• [THE PROBLEM]:
Range to reproduce from the entries below: the line with "The investment credit is", the line with "investment credit may", and every line in between. Give them exactly and give nothing else.
══ EXERCISE DATA ══
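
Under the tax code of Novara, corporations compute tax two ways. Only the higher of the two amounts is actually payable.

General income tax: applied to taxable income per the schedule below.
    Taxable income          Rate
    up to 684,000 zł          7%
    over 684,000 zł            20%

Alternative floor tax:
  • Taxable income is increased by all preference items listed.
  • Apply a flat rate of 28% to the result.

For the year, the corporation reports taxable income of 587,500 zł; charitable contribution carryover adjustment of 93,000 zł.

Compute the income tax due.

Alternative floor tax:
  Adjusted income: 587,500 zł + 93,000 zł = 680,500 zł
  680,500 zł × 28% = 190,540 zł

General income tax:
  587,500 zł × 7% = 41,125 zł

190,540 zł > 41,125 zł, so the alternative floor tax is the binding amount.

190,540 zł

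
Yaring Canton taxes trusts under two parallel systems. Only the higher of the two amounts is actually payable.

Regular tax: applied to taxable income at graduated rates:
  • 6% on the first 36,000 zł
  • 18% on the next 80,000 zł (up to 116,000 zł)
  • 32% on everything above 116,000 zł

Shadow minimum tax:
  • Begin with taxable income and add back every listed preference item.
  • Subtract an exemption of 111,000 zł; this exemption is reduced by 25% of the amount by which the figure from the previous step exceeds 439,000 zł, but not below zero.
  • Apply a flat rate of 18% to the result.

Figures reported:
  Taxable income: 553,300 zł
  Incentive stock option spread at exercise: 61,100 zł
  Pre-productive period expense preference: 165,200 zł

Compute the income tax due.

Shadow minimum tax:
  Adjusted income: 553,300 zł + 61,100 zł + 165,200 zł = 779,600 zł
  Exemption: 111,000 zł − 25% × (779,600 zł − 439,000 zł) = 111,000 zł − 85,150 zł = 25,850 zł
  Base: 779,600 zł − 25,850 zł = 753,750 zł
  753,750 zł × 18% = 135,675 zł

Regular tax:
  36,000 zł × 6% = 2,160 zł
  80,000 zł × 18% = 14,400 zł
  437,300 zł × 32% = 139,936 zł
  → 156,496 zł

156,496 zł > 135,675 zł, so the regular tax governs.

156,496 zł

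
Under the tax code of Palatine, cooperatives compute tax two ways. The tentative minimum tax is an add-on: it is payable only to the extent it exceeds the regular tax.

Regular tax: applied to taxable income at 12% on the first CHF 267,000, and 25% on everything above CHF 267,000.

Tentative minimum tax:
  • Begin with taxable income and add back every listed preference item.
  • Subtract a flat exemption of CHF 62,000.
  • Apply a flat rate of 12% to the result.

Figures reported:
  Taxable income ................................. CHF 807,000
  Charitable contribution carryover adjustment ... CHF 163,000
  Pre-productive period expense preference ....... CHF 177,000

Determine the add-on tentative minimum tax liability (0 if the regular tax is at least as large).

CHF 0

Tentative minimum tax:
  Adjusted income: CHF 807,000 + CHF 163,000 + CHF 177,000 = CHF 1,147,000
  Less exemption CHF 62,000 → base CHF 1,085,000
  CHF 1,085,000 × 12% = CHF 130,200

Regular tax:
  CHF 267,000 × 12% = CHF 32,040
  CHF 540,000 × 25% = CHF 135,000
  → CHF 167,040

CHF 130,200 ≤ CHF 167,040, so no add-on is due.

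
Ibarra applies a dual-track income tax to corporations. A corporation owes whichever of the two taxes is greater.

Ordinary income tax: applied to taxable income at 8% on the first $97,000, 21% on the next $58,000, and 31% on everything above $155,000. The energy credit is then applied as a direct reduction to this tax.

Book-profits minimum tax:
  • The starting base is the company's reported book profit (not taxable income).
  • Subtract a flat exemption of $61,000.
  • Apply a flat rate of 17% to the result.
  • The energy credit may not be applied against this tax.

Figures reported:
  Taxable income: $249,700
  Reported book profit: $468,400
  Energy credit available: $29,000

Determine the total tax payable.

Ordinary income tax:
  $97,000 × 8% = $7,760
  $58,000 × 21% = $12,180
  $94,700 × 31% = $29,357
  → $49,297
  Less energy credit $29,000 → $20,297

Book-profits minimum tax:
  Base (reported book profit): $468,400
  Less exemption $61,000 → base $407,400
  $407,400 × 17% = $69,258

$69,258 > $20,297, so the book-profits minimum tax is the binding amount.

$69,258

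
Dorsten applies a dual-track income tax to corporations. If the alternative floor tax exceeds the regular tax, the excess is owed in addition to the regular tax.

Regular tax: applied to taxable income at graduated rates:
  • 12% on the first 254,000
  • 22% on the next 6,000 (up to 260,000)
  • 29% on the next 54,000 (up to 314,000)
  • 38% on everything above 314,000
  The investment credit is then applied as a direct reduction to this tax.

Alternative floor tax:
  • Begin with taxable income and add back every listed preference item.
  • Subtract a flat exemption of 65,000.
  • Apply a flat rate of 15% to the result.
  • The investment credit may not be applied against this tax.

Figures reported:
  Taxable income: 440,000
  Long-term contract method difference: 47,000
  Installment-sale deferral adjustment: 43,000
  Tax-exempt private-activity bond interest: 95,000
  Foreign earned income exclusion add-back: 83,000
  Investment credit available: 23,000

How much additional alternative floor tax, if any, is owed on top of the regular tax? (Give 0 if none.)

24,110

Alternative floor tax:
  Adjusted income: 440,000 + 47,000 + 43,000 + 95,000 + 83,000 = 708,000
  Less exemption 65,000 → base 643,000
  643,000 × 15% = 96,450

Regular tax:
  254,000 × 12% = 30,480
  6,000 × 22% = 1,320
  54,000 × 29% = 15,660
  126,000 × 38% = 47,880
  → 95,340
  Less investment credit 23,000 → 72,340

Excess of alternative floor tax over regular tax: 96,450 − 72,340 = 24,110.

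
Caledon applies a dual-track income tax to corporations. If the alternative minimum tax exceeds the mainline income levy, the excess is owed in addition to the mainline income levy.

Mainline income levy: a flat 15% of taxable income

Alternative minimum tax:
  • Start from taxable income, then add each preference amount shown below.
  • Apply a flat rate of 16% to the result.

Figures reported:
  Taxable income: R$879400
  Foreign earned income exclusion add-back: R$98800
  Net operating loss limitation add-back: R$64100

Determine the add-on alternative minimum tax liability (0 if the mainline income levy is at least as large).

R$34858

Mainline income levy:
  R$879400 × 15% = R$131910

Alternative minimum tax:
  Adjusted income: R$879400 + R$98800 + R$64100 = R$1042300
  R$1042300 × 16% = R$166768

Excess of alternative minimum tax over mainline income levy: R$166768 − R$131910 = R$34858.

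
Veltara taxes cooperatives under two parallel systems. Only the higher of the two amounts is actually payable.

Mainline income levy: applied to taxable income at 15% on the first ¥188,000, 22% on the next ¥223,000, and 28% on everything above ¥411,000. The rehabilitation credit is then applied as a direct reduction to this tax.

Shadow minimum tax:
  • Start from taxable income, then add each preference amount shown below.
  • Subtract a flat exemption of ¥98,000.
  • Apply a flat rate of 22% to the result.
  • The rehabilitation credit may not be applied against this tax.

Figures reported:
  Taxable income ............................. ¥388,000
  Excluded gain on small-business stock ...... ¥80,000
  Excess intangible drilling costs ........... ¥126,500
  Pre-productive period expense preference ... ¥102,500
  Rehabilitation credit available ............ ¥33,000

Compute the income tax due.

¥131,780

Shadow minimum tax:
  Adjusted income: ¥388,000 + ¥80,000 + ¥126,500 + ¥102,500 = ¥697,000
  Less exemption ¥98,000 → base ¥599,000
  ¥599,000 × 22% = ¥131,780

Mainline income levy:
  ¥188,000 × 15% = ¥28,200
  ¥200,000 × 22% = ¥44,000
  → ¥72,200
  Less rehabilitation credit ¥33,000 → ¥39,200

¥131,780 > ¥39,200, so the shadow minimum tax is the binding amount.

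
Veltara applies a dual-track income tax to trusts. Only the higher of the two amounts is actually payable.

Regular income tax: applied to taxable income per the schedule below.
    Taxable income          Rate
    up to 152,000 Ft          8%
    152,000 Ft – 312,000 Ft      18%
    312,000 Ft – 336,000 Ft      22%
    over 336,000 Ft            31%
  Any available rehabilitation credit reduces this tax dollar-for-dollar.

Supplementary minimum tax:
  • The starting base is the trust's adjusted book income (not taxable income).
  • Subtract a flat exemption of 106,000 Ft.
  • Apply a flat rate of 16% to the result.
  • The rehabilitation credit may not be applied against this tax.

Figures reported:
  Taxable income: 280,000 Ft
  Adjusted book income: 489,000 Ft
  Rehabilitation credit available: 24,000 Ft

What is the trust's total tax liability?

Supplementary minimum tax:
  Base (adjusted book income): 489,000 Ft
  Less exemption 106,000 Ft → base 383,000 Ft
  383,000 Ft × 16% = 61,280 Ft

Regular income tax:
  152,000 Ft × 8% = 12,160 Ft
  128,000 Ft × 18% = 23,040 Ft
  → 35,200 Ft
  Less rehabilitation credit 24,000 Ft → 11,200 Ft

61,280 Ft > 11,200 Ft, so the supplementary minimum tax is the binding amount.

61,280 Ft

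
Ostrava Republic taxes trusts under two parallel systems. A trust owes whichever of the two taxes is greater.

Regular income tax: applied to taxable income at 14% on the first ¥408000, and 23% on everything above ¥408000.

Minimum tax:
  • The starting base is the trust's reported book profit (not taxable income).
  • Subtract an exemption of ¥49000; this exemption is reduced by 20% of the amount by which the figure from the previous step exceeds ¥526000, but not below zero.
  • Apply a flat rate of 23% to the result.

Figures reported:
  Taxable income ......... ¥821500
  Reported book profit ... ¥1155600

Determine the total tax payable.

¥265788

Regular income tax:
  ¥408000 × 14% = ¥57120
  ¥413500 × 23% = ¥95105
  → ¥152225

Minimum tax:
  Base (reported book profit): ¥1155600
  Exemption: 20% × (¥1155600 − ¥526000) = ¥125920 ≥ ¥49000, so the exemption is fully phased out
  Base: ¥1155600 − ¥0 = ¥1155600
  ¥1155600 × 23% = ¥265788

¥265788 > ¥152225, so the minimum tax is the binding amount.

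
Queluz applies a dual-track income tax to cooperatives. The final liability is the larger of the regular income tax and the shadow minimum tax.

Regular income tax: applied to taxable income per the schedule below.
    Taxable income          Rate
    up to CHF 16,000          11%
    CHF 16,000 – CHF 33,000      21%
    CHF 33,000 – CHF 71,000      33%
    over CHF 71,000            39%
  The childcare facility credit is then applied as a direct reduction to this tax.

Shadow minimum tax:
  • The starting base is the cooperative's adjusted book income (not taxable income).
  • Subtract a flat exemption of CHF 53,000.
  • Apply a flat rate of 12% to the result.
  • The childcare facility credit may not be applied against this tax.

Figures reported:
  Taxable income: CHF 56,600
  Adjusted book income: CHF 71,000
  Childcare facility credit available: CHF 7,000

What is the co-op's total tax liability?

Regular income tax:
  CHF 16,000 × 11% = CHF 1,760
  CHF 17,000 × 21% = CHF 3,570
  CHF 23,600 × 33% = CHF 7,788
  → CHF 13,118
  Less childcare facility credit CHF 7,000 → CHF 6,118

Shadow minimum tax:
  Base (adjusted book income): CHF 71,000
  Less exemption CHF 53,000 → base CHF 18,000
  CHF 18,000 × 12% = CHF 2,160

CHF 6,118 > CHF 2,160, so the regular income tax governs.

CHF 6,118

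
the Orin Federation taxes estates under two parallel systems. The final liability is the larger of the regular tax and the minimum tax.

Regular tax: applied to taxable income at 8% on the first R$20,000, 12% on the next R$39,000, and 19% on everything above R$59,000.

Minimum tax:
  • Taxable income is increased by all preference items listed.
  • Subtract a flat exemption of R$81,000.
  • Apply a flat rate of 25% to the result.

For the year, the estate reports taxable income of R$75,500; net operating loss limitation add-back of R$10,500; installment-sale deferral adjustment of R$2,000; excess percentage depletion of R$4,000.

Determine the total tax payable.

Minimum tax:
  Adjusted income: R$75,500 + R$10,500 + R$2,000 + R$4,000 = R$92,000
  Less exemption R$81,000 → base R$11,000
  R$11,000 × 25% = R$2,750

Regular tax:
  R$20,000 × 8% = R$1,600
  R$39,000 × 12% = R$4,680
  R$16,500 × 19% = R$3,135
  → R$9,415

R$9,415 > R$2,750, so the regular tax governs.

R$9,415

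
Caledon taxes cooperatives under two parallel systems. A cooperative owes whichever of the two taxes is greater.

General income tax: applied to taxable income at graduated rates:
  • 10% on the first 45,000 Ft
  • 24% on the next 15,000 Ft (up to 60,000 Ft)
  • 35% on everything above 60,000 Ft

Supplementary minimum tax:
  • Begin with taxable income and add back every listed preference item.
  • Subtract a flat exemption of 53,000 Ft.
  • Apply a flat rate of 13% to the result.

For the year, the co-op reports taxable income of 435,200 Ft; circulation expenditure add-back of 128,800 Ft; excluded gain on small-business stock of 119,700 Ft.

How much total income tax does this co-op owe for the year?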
═══
• [OUTPUT BELOW]:
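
  The investment credit is then applied as a direct reduction to this tax.

Alternative floor tax:
  • Begin with taxable income and add back every listed preference item.
  • Subtract a flat exemption of 65,000.
  • Apply a flat rate of 15% to the result.
  • The investment credit may not be applied against this tax.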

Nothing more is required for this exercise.